● Data
*** Block opens ***

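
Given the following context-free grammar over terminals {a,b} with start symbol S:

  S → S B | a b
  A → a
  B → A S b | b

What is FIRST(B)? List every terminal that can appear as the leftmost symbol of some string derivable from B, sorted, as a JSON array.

FIRST sets, iterate to fixpoint:
round 1:
  A via A→a: +{a}
  B via B→A S b: +{a}
  B via B→b: +{b}
  S via S→a b: +{a}
  FIRST[S]={a}  FIRST[A]={a}  FIRST[B]={a,b}
round 2: (stable)
  FIRST[S]={a}  FIRST[A]={a}  FIRST[B]={a,b}

FIRST(B) = ["a", "b"]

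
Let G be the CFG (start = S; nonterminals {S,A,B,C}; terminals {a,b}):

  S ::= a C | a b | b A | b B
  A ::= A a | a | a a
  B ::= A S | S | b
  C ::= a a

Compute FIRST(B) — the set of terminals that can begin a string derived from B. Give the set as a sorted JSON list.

FIRST sets, iterate to fixpoint:
[1]
  A via A→a: +{a}
  B via B→A S: +{a}
  B via B→b: +{b}
  C via C→a a: +{a}
  S via S→a C: +{a}
  S via S→b A: +{b}
  S: {a,b}  A: {a}  B: {a,b}  C: {a}
[2] done
  S: {a,b}  A: {a}  B: {a,b}  C: {a}

FIRST(B) = ["a", "b"]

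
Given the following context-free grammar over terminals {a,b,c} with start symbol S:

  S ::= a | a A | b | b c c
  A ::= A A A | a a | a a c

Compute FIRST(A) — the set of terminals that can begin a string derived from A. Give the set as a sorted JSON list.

Compute FIRST by fixpoint:
iter 1:
  A via A→a a: +{a}
  S via S→a: +{a}
  S via S→b: +{b}
  S: {a,b}  A: {a}
iter 2: (stable)
  S: {a,b}  A: {a}

FIRST(A) = ["a"]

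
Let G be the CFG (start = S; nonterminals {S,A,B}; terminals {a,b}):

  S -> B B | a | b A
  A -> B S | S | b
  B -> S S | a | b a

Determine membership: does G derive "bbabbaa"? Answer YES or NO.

CNF form of G:
  S -> B B | T0 A | a
  A -> B B | B S | T0 A | a | b
  B -> S S | T0 T1 | a
  T0 -> b
  T1 -> a

CYK table (by increasing span):
  [0..0]={A,T0}  "b"  orig:{A}
  [1..1]={A,T0}  "b"  orig:{A}
  [2..2]={A,B,S,T1}  "a"  orig:{A,B,S}
  [3..3]={A,T0}  "b"  orig:{A}
  [4..4]={A,T0}  "b"  orig:{A}
  [5..5]={A,B,S,T1}  "a"  orig:{A,B,S}
  [6..6]={A,B,S,T1}  "a"  orig:{A,B,S}
  [0..1]={A,S}  "bb"
  [1..2]={A,B,S}  "ba"
  [2..3]=∅  "ab"
  [3..4]={A,S}  "bb"
  [4..5]={A,B,S}  "ba"
  [5..6]={A,B,S}  "aa"
  [0..2]={A,B,S}  "bba"
  [1..3]=∅  "bab"
  [2..4]={A,B}  "abb"
  [3..5]={A,B,S}  "bba"
  [4..6]={A,B,S}  "baa"
  [0..3]=∅  "bbab"
  [1..4]={A,B,S}  "babb"
  [2..5]={A,B,S}  "abba"
  [3..6]={A,B,S}  "bbaa"
  [0..4]={A,B,S}  "bbabb"
  [1..5]={A,B,S}  "babba"
  [2..6]={A,B,S}  "abbaa"
  [0..5]={A,B,S}  "bbabba"
  [1..6]={A,B,S}  "babbaa"
  [0..6]={A,B,S}  "bbabbaa"

S ∈ T[0,6] ⇒ YES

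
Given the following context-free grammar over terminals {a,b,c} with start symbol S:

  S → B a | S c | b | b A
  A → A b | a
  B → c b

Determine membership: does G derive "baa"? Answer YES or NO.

Convert to CNF:
  S -> B T2 | S T1 | T0 A | b
  A -> A T0 | a
  B -> T1 T0
  T0 -> b
  T1 -> c
  T2 -> a

CYK fill:
  cell(0,0) b: {S,T0}  orig:{S}
  cell(1,1) a: {A,T2}  orig:{A}
  cell(2,2) a: {A,T2}  orig:{A}
  cell(0,1) ba: {S}
  cell(1,2) aa: ∅
  cell(0,2) baa: ∅

S ∉ T[0,2] ⇒ NO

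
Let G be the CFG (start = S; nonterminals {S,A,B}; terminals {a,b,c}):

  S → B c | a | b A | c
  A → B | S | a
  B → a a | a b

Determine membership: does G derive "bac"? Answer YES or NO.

CNF form of G:
  S -> B T0 | T2 A | a | c
  A -> B T0 | T1 T1 | T1 T2 | T2 A | a | c
  B -> T1 T1 | T1 T2
  T0 -> c
  T1 -> a
  T2 -> b

CYK table (by increasing span):
  cell(0,0) b: {T2}  orig:{}
  cell(1,1) a: {A,S,T1}  orig:{A,S}
  cell(2,2) c: {A,S,T0}  orig:{A,S}
  cell(0,1) ba: {A,S}
  cell(1,2) ac: ∅
  cell(0,2) bac: ∅

S ∉ T[0,2] ⇒ NO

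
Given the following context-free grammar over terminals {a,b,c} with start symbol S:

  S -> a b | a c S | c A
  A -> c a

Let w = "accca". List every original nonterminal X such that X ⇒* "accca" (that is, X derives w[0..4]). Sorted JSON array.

Convert to CNF:
  S -> T0 A | T1 T2 | T1 X3
  A -> T0 T1
  T0 -> c
  T1 -> a
  T2 -> b
  X3 -> T0 S

CYK table (by increasing span) (cells [i..j] with 0 ≤ i ≤ j ≤ 4 only):
  T[0,0] 'a' = {T1}  orig:{}
  T[1,1] 'c' = {T0}  orig:{}
  T[2,2] 'c' = {T0}  orig:{}
  T[3,3] 'c' = {T0}  orig:{}
  T[4,4] 'a' = {T1}  orig:{}
  T[0,1] 'ac' = ∅
  T[1,2] 'cc' = ∅
  T[2,3] 'cc' = ∅
  T[3,4] 'ca' = {A}
  T[0,2] 'acc' = ∅
  T[1,3] 'ccc' = ∅
  T[2,4] 'cca' = {S}
  T[0,3] 'accc' = ∅
  T[1,4] 'ccca' = {X3}  orig:{}
  T[0,4] 'accca' = {S}

Original NTs in T[0,4] deriving "accca": ["S"]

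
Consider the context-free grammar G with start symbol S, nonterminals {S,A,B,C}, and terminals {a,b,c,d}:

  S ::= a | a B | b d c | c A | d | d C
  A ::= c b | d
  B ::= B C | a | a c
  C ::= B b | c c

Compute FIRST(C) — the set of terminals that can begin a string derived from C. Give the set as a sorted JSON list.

FIRST sets, iterate to fixpoint:
iter 1:
  A via A→c b: +{c}
  A via A→d: +{d}
  B via B→a: +{a}
  C via C→B b: +{a}
  C via C→c c: +{c}
  S via S→a: +{a}
  S via S→b d c: +{b}
  S via S→c A: +{c}
  S via S→d: +{d}
  FIRST(S)={a,b,c,d}  FIRST(A)={c,d}  FIRST(B)={a}  FIRST(C)={a,c}
iter 2: done
  FIRST(S)={a,b,c,d}  FIRST(A)={c,d}  FIRST(B)={a}  FIRST(C)={a,c}

FIRST(C) = ["a", "c"]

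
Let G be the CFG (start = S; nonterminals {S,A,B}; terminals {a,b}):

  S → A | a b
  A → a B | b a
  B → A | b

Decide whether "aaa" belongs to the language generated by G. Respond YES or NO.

Convert to CNF:
  S -> T0 B | T0 T1 | T1 T0
  A -> T0 B | T1 T0
  B -> T0 B | T1 T0 | b
  T0 -> a
  T1 -> b

CYK fill:
  [0..0]={T0}  "a"  orig:{}
  [1..1]={T0}  "a"  orig:{}
  [2..2]={T0}  "a"  orig:{}
  [0..1]=∅  "aa"
  [1..2]=∅  "aa"
  [0..2]=∅  "aaa"

S ∉ T[0,2] ⇒ NO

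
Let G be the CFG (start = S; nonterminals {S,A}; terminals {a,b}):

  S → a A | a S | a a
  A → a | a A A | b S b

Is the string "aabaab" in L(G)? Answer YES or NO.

Convert to CNF:
  S -> T0 A | T0 S | T0 T0
  A -> T0 X2 | T1 X3 | a
  T0 -> a
  T1 -> b
  X2 -> A A
  X3 -> S T1

CYK fill:
  [0..0]={A,T0}  "a"  orig:{A}
  [1..1]={A,T0}  "a"  orig:{A}
  [2..2]={T1}  "b"  orig:{}
  [3..3]={A,T0}  "a"  orig:{A}
  [4..4]={A,T0}  "a"  orig:{A}
  [5..5]={T1}  "b"  orig:{}
  [0..1]={S,X2}  "aa"  orig:{S}
  [1..2]=∅  "ab"
  [2..3]=∅  "ba"
  [3..4]={S,X2}  "aa"  orig:{S}
  [4..5]=∅  "ab"
  [0..2]={X3}  "aab"  orig:{}
  [1..3]=∅  "aba"
  [2..4]=∅  "baa"
  [3..5]={X3}  "aab"  orig:{}
  [0..3]=∅  "aaba"
  [1..4]=∅  "abaa"
  [2..5]={A}  "baab"
  [0..4]=∅  "aabaa"
  [1..5]={S,X2}  "abaab"  orig:{S}
  [0..5]={A,S}  "aabaab"

S ∈ T[0,5] ⇒ YES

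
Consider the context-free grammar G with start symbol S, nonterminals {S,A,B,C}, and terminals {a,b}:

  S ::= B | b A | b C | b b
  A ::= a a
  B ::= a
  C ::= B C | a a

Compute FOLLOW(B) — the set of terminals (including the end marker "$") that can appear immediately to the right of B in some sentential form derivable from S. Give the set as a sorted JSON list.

FIRST iteration:
iter 1:
  A via A→a a: +{a}
  B via B→a: +{a}
  C via C→B C: +{a}
  S via S→B: +{a}
  S via S→b A: +{b}
  S: {a,b}  A: {a}  B: {a}  C: {a}
iter 2: (no change)
  S: {a,b}  A: {a}  B: {a}  C: {a}

FOLLOW iteration:
FOLLOW(S) := {$}
round 1:
  C→B C: FOLLOW(B) ⊇ FIRST(C) = {a}; new: +{a}
  S→B: FOLLOW(B) ⊇ FOLLOW(S) ⊇ {$}; new: +{$}
  S→b A: FOLLOW(A) ⊇ FOLLOW(S) ⊇ {$}; new: +{$}
  S→b C: FOLLOW(C) ⊇ FOLLOW(S) ⊇ {$}; new: +{$}
  FOLLOW(S)={$}  FOLLOW(A)={$}  FOLLOW(B)={$,a}  FOLLOW(C)={$}
round 2: (no change)
  FOLLOW(S)={$}  FOLLOW(A)={$}  FOLLOW(B)={$,a}  FOLLOW(C)={$}

FOLLOW(B) = ["$", "a"]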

*** Block closes ***

Set down exactly the lines from the opening line of the material through the line in which "B → A S b | b" occurs, both included, and no other lines.

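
Given the following context-free grammar over terminals {a,b} with start symbol S:

  S → S B | a b
  A → a
  B → A S b | b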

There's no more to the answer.